Aim of the exercise: Through the last line of the entries, please copy every line exactly, starting with the one that contains "5. The person with".

Stored data entries:
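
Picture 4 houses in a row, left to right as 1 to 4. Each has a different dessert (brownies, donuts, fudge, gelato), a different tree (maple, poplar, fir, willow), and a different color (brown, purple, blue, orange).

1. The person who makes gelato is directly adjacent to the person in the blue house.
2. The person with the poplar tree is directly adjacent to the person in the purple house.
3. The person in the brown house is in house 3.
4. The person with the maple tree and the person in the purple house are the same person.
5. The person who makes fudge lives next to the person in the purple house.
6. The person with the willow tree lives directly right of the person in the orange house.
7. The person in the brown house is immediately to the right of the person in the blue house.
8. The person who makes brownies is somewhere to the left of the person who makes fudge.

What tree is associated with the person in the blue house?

willow

Clue 3: the person in the brown house is in house 3.
Clue 7 places the person in the blue house in house 2.
So house 1 gets orange for color.
So house 4 gets purple for color.
From clue 2, the person with the poplar tree must be in house 3.
Clue 4 places the person with the maple tree in house 4.
The person who makes fudge is in house 3 (clue 5).
Clue 6 places the person with the willow tree in house 2.
House 1 dessert: only gelato fits.
That leaves donuts as the dessert for house 4.
So house 1 gets fir for tree.
So house 2 gets brownies for dessert.
So: house 1 = gelato/fir/orange, house 2 = brownies/willow/blue, house 3 = fudge/poplar/brown, house 4 = donuts/maple/purple.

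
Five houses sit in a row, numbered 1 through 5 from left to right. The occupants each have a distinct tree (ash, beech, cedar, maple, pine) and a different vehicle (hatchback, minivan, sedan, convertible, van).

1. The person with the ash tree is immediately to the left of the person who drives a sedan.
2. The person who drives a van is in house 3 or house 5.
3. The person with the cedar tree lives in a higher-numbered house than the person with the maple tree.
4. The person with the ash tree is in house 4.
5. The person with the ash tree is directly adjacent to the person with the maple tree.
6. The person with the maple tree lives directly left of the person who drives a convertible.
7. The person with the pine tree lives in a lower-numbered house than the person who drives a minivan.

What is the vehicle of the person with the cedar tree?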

Written reply:
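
5. The person with the ash tree is directly adjacent to the person with the maple tree.
6. The person with the maple tree lives directly left of the person who drives a convertible.
7. The person with the pine tree lives in a lower-numbered house than the person who drives a minivan.

What is the vehicle of the person with the cedar tree?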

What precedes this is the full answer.